### Exercise details
All lines from the one containing "A flight follows the great-circle route from P" to the end of the entries below should be output exactly as they appear. No other lines should be output.

------ Dataset content ------

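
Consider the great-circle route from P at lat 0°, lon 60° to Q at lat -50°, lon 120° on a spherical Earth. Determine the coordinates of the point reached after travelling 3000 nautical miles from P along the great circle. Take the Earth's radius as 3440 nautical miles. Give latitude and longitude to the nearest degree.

≈ lat -38°, lon 95°

Convert each endpoint to a unit vector on the sphere (x = cos φ cos λ, y = cos φ sin λ, z = sin φ).
The central angle between the endpoints is δ = arccos(p₁·p₂) ≈ 1.244 rad (71.3°). The total great-circle distance is δ·R ≈ 1.244 × 3440 ≈ 4278 nmi, so the target fraction is f = 3000/4278 ≈ 0.701.
Interpolate at f ≈ 0.701 with slerp weights a = sin((1−f)δ)/sin δ ≈ 0.383, b = sin(fδ)/sin δ ≈ 0.809.
p = a·p₁ + b·p₂ ≈ (-0.068, 0.782, -0.619); φ = arcsin(p_z) ≈ -38.27°, λ = atan2(p_y, p_x) ≈ 94.98°.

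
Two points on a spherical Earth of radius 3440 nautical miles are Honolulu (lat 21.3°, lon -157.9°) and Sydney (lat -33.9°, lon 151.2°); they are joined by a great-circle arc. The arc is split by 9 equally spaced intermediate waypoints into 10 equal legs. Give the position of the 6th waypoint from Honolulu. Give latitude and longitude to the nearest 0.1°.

Convert each endpoint to a unit vector on the sphere (x = cos φ cos λ, y = cos φ sin λ, z = sin φ).
The central angle between the endpoints is δ = arccos(p₁·p₂) ≈ 1.282 rad (73.4°).
Interpolate at f = 6/10 with slerp weights a = sin((1−f)δ)/sin δ ≈ 0.512, b = sin(fδ)/sin δ ≈ 0.726.
p = a·p₁ + b·p₂ ≈ (-0.969, 0.111, -0.219); φ = arcsin(p_z) ≈ -12.64°, λ = atan2(p_y, p_x) ≈ 173.48°.

≈ lat -12.6°, lon 173.5°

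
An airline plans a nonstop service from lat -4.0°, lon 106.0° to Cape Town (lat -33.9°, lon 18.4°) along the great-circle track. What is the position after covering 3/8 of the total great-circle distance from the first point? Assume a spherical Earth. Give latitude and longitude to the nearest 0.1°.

≈ lat -20.7°, lon 77.7°

Convert each endpoint to a unit vector on the sphere (x = cos φ cos λ, y = cos φ sin λ, z = sin φ).
The central angle between the endpoints is δ = arccos(p₁·p₂) ≈ 1.497 rad (85.8°).
Interpolate at f = 3/8 with slerp weights a = sin((1−f)δ)/sin δ ≈ 0.807, b = sin(fδ)/sin δ ≈ 0.534.
p = a·p₁ + b·p₂ ≈ (0.198, 0.914, -0.354); φ = arcsin(p_z) ≈ -20.74°, λ = atan2(p_y, p_x) ≈ 77.75°.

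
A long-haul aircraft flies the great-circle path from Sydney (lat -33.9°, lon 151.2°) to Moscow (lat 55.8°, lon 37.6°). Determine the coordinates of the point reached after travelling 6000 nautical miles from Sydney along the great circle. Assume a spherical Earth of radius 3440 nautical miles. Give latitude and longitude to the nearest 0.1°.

The haversine formula gives a central angle δ ≈ 2.276 rad (130.4°) between the endpoints. The total great-circle distance is δ·R ≈ 2.276 × 3440 ≈ 7829 nmi, so the target fraction is f = 6000/7829 ≈ 0.766.
Interpolate at f ≈ 0.766 with slerp weights a = sin((1−f)δ)/sin δ ≈ 0.666, b = sin(fδ)/sin δ ≈ 1.293.
p = a·p₁ + b·p₂ ≈ (0.092, 0.710, 0.698); φ = arcsin(p_z) ≈ 44.30°, λ = atan2(p_y, p_x) ≈ 82.63°.

≈ lat 44.3°, lon 82.6°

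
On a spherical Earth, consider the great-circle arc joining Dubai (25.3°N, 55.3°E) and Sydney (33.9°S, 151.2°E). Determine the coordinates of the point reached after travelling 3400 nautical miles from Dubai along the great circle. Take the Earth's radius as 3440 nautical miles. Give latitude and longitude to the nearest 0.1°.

From cos δ = sin φ₁ sin φ₂ + cos φ₁ cos φ₂ cos Δλ, the central angle is δ ≈ 1.892 rad (108.4°). The total great-circle distance is δ·R ≈ 1.892 × 3440 ≈ 6508 nmi, so the target fraction is f = 3400/6508 ≈ 0.522.
Interpolate at f ≈ 0.522 with slerp weights a = sin((1−f)δ)/sin δ ≈ 0.828, b = sin(fδ)/sin δ ≈ 0.880.
p = a·p₁ + b·p₂ ≈ (-0.214, 0.967, -0.137); φ = arcsin(p_z) ≈ -7.88°, λ = atan2(p_y, p_x) ≈ 102.48°.

≈ (7.9°S, 102.5°E)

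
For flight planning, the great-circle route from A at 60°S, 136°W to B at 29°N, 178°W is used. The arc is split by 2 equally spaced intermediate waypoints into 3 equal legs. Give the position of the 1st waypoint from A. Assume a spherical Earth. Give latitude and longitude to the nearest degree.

≈ 32°S, 157°W

Convert each endpoint to a unit vector on the sphere (x = cos φ cos λ, y = cos φ sin λ, z = sin φ).
The central angle between the endpoints is δ = arccos(p₁·p₂) ≈ 1.666 rad (95.4°).
Interpolate at f = 1/3 with slerp weights a = sin((1−f)δ)/sin δ ≈ 0.900, b = sin(fδ)/sin δ ≈ 0.530.
p = a·p₁ + b·p₂ ≈ (-0.787, -0.329, -0.523); φ = arcsin(p_z) ≈ -31.51°, λ = atan2(p_y, p_x) ≈ -157.32°.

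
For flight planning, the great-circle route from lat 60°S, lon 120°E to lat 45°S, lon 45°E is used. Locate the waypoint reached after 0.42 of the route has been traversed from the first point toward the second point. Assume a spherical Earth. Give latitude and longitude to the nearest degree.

≈ lat 60°S, lon 82°E

Convert each endpoint to a unit vector on the sphere (x = cos φ cos λ, y = cos φ sin λ, z = sin φ).
The central angle between the endpoints is δ = arccos(p₁·p₂) ≈ 0.790 rad (45.3°).
Interpolate at f = 0.42 with slerp weights a = sin((1−f)δ)/sin δ ≈ 0.623, b = sin(fδ)/sin δ ≈ 0.459.
p = a·p₁ + b·p₂ ≈ (0.074, 0.499, -0.864); φ = arcsin(p_z) ≈ -59.71°, λ = atan2(p_y, p_x) ≈ 81.61°.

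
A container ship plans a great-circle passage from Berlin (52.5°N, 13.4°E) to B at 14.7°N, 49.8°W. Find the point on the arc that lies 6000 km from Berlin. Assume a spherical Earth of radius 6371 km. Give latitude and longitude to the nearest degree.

The haversine formula gives a central angle δ ≈ 1.085 rad (62.2°) between the endpoints. The total great-circle distance is δ·R ≈ 1.085 × 6371 ≈ 6913 km, so the target fraction is f = 6000/6913 ≈ 0.868.
Interpolate at f ≈ 0.868 with slerp weights a = sin((1−f)δ)/sin δ ≈ 0.162, b = sin(fδ)/sin δ ≈ 0.914.
p = a·p₁ + b·p₂ ≈ (0.667, -0.653, 0.360); φ = arcsin(p_z) ≈ 21.11°, λ = atan2(p_y, p_x) ≈ -44.40°.

≈ 21°N, 44°W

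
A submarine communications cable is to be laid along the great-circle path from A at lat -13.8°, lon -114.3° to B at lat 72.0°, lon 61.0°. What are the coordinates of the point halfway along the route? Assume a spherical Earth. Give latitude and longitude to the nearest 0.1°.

Write both endpoints as unit vectors p₁, p₂ with components (cos φ cos λ, cos φ sin λ, sin φ).
The central angle between the endpoints is δ = arccos(p₁·p₂) ≈ 2.125 rad (121.7°).
Interpolate at f = 1/2 with slerp weights a = sin((1−f)δ)/sin δ ≈ 1.027, b = sin(fδ)/sin δ ≈ 1.027.
p = a·p₁ + b·p₂ ≈ (-0.257, -0.631, 0.732); φ = arcsin(p_z) ≈ 47.03°, λ = atan2(p_y, p_x) ≈ -112.11°.

≈ lat 47.0°, lon -112.1°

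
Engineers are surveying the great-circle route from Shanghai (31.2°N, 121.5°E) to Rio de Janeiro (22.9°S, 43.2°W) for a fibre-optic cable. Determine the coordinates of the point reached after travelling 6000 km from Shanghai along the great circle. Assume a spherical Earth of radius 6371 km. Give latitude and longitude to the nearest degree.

≈ 39°N, 55°E

Write both endpoints as unit vectors p₁, p₂ with components (cos φ cos λ, cos φ sin λ, sin φ).
The central angle between the endpoints is δ = arccos(p₁·p₂) ≈ 2.864 rad (164.1°). The total great-circle distance is δ·R ≈ 2.864 × 6371 ≈ 18244 km, so the target fraction is f = 6000/18244 ≈ 0.329.
Interpolate at f ≈ 0.329 with slerp weights a = sin((1−f)δ)/sin δ ≈ 3.421, b = sin(fδ)/sin δ ≈ 2.946.
p = a·p₁ + b·p₂ ≈ (0.449, 0.637, 0.626); φ = arcsin(p_z) ≈ 38.75°, λ = atan2(p_y, p_x) ≈ 54.82°.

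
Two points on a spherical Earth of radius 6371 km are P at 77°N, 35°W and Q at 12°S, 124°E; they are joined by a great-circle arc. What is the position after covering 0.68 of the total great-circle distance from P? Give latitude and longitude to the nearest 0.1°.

≈ 24.4°N, 120.7°E

Write both endpoints as unit vectors p₁, p₂ with components (cos φ cos λ, cos φ sin λ, sin φ).
The central angle between the endpoints is δ = arccos(p₁·p₂) ≈ 1.991 rad (114.1°).
Interpolate at f = 0.68 with slerp weights a = sin((1−f)δ)/sin δ ≈ 0.652, b = sin(fδ)/sin δ ≈ 1.070.
p = a·p₁ + b·p₂ ≈ (-0.465, 0.783, 0.413); φ = arcsin(p_z) ≈ 24.36°, λ = atan2(p_y, p_x) ≈ 120.69°.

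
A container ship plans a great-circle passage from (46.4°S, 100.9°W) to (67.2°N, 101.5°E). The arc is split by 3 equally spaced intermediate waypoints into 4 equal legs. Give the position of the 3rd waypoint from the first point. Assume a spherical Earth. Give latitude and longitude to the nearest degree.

≈ (64°N, 150°W)

Write both endpoints as unit vectors p₁, p₂ with components (cos φ cos λ, cos φ sin λ, sin φ).
The central angle between the endpoints is δ = arccos(p₁·p₂) ≈ 2.725 rad (156.2°).
Interpolate at f = 3/4 with slerp weights a = sin((1−f)δ)/sin δ ≈ 1.558, b = sin(fδ)/sin δ ≈ 2.202.
p = a·p₁ + b·p₂ ≈ (-0.373, -0.219, 0.901); φ = arcsin(p_z) ≈ 64.35°, λ = atan2(p_y, p_x) ≈ -149.60°.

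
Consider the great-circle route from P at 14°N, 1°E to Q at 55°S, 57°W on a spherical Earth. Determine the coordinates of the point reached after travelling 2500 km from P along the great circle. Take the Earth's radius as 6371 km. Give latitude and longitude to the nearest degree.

≈ 6°S, 10°W

Convert each endpoint to a unit vector on the sphere (x = cos φ cos λ, y = cos φ sin λ, z = sin φ).
The central angle between the endpoints is δ = arccos(p₁·p₂) ≈ 1.474 rad (84.4°). The total great-circle distance is δ·R ≈ 1.474 × 6371 ≈ 9390 km, so the target fraction is f = 2500/9390 ≈ 0.266.
Interpolate at f ≈ 0.266 with slerp weights a = sin((1−f)δ)/sin δ ≈ 0.887, b = sin(fδ)/sin δ ≈ 0.384.
p = a·p₁ + b·p₂ ≈ (0.980, -0.170, -0.100); φ = arcsin(p_z) ≈ -5.75°, λ = atan2(p_y, p_x) ≈ -9.83°.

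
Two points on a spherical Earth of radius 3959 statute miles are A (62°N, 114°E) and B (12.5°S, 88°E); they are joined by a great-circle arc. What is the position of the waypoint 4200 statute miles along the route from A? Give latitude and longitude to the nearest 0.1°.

The haversine formula gives a central angle δ ≈ 1.348 rad (77.2°) between the endpoints. The total great-circle distance is δ·R ≈ 1.348 × 3959 ≈ 5337 mi, so the target fraction is f = 4200/5337 ≈ 0.787.
Interpolate at f ≈ 0.787 with slerp weights a = sin((1−f)δ)/sin δ ≈ 0.290, b = sin(fδ)/sin δ ≈ 0.895.
p = a·p₁ + b·p₂ ≈ (-0.025, 0.998, 0.063); φ = arcsin(p_z) ≈ 3.60°, λ = atan2(p_y, p_x) ≈ 91.43°.

≈ (3.6°N, 91.4°E)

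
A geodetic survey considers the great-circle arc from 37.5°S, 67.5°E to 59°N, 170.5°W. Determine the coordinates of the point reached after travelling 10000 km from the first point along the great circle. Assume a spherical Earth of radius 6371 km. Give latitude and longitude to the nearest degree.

≈ 37°N, 122°E

Convert each endpoint to a unit vector on the sphere (x = cos φ cos λ, y = cos φ sin λ, z = sin φ).
The central angle between the endpoints is δ = arccos(p₁·p₂) ≈ 2.401 rad (137.6°). The total great-circle distance is δ·R ≈ 2.401 × 6371 ≈ 15299 km, so the target fraction is f = 10000/15299 ≈ 0.654.
Interpolate at f ≈ 0.654 with slerp weights a = sin((1−f)δ)/sin δ ≈ 1.096, b = sin(fδ)/sin δ ≈ 1.483.
p = a·p₁ + b·p₂ ≈ (-0.420, 0.677, 0.604); φ = arcsin(p_z) ≈ 37.14°, λ = atan2(p_y, p_x) ≈ 121.83°.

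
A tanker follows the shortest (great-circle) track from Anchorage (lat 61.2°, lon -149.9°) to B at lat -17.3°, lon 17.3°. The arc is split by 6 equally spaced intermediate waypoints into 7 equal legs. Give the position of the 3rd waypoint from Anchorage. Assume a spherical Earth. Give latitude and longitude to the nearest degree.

Convert each endpoint to a unit vector on the sphere (x = cos φ cos λ, y = cos φ sin λ, z = sin φ).
The central angle between the endpoints is δ = arccos(p₁·p₂) ≈ 2.359 rad (135.2°).
Interpolate at f = 3/7 with slerp weights a = sin((1−f)δ)/sin δ ≈ 1.383, b = sin(fδ)/sin δ ≈ 1.202.
p = a·p₁ + b·p₂ ≈ (0.519, 0.007, 0.855); φ = arcsin(p_z) ≈ 58.73°, λ = atan2(p_y, p_x) ≈ 0.78°.

≈ lat 59°, lon 1°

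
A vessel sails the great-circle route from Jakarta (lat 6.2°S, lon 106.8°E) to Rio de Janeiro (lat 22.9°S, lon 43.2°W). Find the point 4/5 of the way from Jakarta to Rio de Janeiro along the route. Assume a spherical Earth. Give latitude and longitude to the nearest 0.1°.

Write both endpoints as unit vectors p₁, p₂ with components (cos φ cos λ, cos φ sin λ, sin φ).
The central angle between the endpoints is δ = arccos(p₁·p₂) ≈ 2.420 rad (138.7°).
Interpolate at f = 4/5 with slerp weights a = sin((1−f)δ)/sin δ ≈ 0.705, b = sin(fδ)/sin δ ≈ 1.415.
p = a·p₁ + b·p₂ ≈ (0.747, -0.221, -0.627); φ = arcsin(p_z) ≈ -38.80°, λ = atan2(p_y, p_x) ≈ -16.48°.

≈ lat 38.8°S, lon 16.5°W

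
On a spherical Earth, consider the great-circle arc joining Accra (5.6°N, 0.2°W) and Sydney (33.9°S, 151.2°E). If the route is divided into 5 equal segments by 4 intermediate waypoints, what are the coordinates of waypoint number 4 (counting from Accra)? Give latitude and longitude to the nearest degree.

≈ 48°S, 118°E

Convert each endpoint to a unit vector on the sphere (x = cos φ cos λ, y = cos φ sin λ, z = sin φ).
The central angle between the endpoints is δ = arccos(p₁·p₂) ≈ 2.465 rad (141.2°).
Interpolate at f = 4/5 with slerp weights a = sin((1−f)δ)/sin δ ≈ 0.756, b = sin(fδ)/sin δ ≈ 1.470.
p = a·p₁ + b·p₂ ≈ (-0.317, 0.585, -0.746); φ = arcsin(p_z) ≈ -48.27°, λ = atan2(p_y, p_x) ≈ 118.45°.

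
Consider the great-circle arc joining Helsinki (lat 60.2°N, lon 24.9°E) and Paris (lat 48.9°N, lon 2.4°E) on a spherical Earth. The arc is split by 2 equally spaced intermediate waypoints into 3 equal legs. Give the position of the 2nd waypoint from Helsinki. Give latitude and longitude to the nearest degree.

≈ lat 53°N, lon 9°E

Write both endpoints as unit vectors p₁, p₂ with components (cos φ cos λ, cos φ sin λ, sin φ).
The central angle between the endpoints is δ = arccos(p₁·p₂) ≈ 0.299 rad (17.1°).
Interpolate at f = 2/3 with slerp weights a = sin((1−f)δ)/sin δ ≈ 0.338, b = sin(fδ)/sin δ ≈ 0.672.
p = a·p₁ + b·p₂ ≈ (0.594, 0.089, 0.800); φ = arcsin(p_z) ≈ 53.10°, λ = atan2(p_y, p_x) ≈ 8.54°.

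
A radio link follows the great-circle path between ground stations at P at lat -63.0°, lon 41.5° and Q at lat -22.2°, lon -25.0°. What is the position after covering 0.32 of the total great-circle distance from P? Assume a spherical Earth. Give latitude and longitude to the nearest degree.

Write both endpoints as unit vectors p₁, p₂ with components (cos φ cos λ, cos φ sin λ, sin φ).
The central angle between the endpoints is δ = arccos(p₁·p₂) ≈ 1.042 rad (59.7°).
Interpolate at f = 0.32 with slerp weights a = sin((1−f)δ)/sin δ ≈ 0.754, b = sin(fδ)/sin δ ≈ 0.379.
p = a·p₁ + b·p₂ ≈ (0.574, 0.078, -0.815); φ = arcsin(p_z) ≈ -54.57°, λ = atan2(p_y, p_x) ≈ 7.77°.

≈ lat -55°, lon 8°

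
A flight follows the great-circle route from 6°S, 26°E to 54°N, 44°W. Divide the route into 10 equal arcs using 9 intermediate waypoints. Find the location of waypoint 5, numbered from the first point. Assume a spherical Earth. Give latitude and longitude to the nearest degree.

Convert each endpoint to a unit vector on the sphere (x = cos φ cos λ, y = cos φ sin λ, z = sin φ).
The central angle between the endpoints is δ = arccos(p₁·p₂) ≈ 1.455 rad (83.4°).
Interpolate at f = 5/10 with slerp weights a = sin((1−f)δ)/sin δ ≈ 0.670, b = sin(fδ)/sin δ ≈ 0.670.
p = a·p₁ + b·p₂ ≈ (0.882, 0.019, 0.472); φ = arcsin(p_z) ≈ 28.14°, λ = atan2(p_y, p_x) ≈ 1.20°.

≈ 28°N, 1°E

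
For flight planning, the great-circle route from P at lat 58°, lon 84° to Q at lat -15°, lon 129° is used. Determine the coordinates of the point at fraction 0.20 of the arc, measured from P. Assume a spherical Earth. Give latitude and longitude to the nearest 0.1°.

Convert each endpoint to a unit vector on the sphere (x = cos φ cos λ, y = cos φ sin λ, z = sin φ).
The central angle between the endpoints is δ = arccos(p₁·p₂) ≈ 1.428 rad (81.8°).
Interpolate at f = 0.20 with slerp weights a = sin((1−f)δ)/sin δ ≈ 0.919, b = sin(fδ)/sin δ ≈ 0.285.
p = a·p₁ + b·p₂ ≈ (-0.122, 0.698, 0.706); φ = arcsin(p_z) ≈ 44.88°, λ = atan2(p_y, p_x) ≈ 99.92°.

≈ lat 44.9°, lon 99.9°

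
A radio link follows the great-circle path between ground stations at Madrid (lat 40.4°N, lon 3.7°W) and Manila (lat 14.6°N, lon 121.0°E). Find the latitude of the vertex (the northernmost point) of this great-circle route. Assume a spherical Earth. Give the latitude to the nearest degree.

The great circle lies in the plane with unit normal n̂ = (p₁ × p₂)/|p₁ × p₂|.
Here n̂_z ≈ +0.627; the vertex latitude is φ_max = arccos|n̂_z| ≈ 51.2°.

≈ 51°N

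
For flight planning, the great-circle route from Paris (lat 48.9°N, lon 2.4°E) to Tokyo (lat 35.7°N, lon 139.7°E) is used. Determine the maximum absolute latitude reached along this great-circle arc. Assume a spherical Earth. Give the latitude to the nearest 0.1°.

≈ 68.7°N

The great circle lies in the plane with unit normal n̂ = (p₁ × p₂)/|p₁ × p₂|.
Here n̂_z ≈ +0.362; the vertex latitude is φ_max = arccos|n̂_z| ≈ 68.7°.
Check via Clairaut: cos φ_max = |cos φ₁| · sin C = cos(48.9°)·sin(33.5°) ≈ 0.362, again giving ≈ 68.7°.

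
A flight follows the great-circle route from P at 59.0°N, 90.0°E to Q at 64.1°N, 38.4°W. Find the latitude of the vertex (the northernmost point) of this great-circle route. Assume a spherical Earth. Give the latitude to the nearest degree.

≈ 77°N

The great circle lies in the plane with unit normal n̂ = (p₁ × p₂)/|p₁ × p₂|.
Here n̂_z ≈ -0.227; the vertex latitude is φ_max = arccos|n̂_z| ≈ 76.9°.
Check via Clairaut: cos φ_max = |cos φ₁| · sin C = cos(59.0°)·sin(26.2°) ≈ 0.227, again giving ≈ 76.9°.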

------

### Answer to the problem
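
A flight follows the great-circle route from P at 59.0°N, 90.0°E to Q at 64.1°N, 38.4°W. Find the latitude of the vertex (the northernmost point) of this great-circle route. Assume a spherical Earth. Give the latitude to the nearest degree.

≈ 77°N

The great circle lies in the plane with unit normal n̂ = (p₁ × p₂)/|p₁ × p₂|.
Here n̂_z ≈ -0.227; the vertex latitude is φ_max = arccos|n̂_z| ≈ 76.9°.
Check via Clairaut: cos φ_max = |cos φ₁| · sin C = cos(59.0°)·sin(26.2°) ≈ 0.227, again giving ≈ 76.9°.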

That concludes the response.